* About this exercise *
Beginning with the first line of the entries below, quote each line until you reach and include the line with "T_h holds (0, 1, 2)".

* Records provided *
◆ ◆ ◆ ◆ ◆ ◆ ◆

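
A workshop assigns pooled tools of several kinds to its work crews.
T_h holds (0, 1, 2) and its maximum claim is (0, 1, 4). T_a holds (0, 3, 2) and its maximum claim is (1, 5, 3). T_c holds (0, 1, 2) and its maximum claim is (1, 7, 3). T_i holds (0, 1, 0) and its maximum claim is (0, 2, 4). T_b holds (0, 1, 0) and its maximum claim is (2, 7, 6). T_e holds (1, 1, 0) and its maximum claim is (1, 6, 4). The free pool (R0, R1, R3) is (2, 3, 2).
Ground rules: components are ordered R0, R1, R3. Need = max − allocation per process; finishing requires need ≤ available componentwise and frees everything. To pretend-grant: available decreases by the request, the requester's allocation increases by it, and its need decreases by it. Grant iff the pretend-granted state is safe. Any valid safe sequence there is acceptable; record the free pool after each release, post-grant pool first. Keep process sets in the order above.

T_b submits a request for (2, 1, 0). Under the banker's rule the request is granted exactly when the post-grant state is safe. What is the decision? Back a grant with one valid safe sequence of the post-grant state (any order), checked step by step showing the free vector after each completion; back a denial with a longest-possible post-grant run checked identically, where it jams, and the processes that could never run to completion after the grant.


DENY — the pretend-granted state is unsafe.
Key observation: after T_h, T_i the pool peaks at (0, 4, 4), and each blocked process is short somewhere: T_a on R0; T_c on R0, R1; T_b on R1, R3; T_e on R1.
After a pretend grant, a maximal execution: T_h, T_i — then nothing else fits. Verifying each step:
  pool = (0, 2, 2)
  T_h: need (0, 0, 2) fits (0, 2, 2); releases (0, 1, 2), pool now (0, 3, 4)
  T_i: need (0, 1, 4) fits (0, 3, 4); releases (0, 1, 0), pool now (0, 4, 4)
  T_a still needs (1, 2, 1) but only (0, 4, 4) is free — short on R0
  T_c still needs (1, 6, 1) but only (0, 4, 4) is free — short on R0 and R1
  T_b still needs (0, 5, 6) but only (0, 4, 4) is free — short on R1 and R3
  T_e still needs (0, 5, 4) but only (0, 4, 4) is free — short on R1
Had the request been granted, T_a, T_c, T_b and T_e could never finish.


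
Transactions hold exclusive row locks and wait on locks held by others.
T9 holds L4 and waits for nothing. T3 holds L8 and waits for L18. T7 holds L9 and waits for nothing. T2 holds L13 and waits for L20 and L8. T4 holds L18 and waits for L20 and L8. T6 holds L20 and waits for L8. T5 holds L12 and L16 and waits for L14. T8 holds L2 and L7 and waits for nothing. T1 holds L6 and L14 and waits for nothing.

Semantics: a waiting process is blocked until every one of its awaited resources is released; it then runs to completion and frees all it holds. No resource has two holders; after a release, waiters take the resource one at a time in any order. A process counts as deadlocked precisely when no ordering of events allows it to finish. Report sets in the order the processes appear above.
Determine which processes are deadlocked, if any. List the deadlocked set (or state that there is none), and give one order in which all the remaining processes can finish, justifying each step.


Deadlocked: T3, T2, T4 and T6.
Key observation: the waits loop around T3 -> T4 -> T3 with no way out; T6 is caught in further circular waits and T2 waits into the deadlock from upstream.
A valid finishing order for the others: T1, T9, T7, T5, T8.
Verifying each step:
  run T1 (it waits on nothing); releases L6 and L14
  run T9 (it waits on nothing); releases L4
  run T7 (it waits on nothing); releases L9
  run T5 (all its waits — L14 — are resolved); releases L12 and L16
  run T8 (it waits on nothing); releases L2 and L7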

◆ ◆ ◆ ◆ ◆ ◆ ◆

* Output of the exercise *
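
A workshop assigns pooled tools of several kinds to its work crews.
T_h holds (0, 1, 2) and its maximum claim is (0, 1, 4). T_a holds (0, 3, 2) and its maximum claim is (1, 5, 3). T_c holds (0, 1, 2) and its maximum claim is (1, 7, 3). T_i holds (0, 1, 0) and its maximum claim is (0, 2, 4). T_b holds (0, 1, 0) and its maximum claim is (2, 7, 6). T_e holds (1, 1, 0) and its maximum claim is (1, 6, 4). The free pool (R0, R1, R3) is (2, 3, 2).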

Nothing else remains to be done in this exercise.